■ What you are asked to do ■
Take the records below and copy them exactly.

Stored data
━━━━━━━━━━━━━━━━━━━━

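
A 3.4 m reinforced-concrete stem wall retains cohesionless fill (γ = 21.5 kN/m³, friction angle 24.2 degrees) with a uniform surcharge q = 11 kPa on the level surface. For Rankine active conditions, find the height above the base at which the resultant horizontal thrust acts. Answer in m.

1.26 m

K_a = 0.4185.
Triangular part P₁ = ½K_aγH² = 52.01 at H/3 = 1.133 m; rectangular part P₂ = K_a q H = 15.65 at H/2 = 1.700 m.
ȳ = (P₁·1.133 + P₂·1.700)/(P₁+P₂) = 1.264 m.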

━━━━━━━━━━━━━━━━━━━━

■ Task solution ■
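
A 3.4 m reinforced-concrete stem wall retains cohesionless fill (γ = 21.5 kN/m³, friction angle 24.2 degrees) with a uniform surcharge q = 11 kPa on the level surface. For Rankine active conditions, find the height above the base at which the resultant horizontal thrust acts. Answer in m.

1.26 m

K_a = 0.4185.
Triangular part P₁ = ½K_aγH² = 52.01 at H/3 = 1.133 m; rectangular part P₂ = K_a q H = 15.65 at H/2 = 1.700 m.
ȳ = (P₁·1.133 + P₂·1.700)/(P₁+P₂) = 1.264 m.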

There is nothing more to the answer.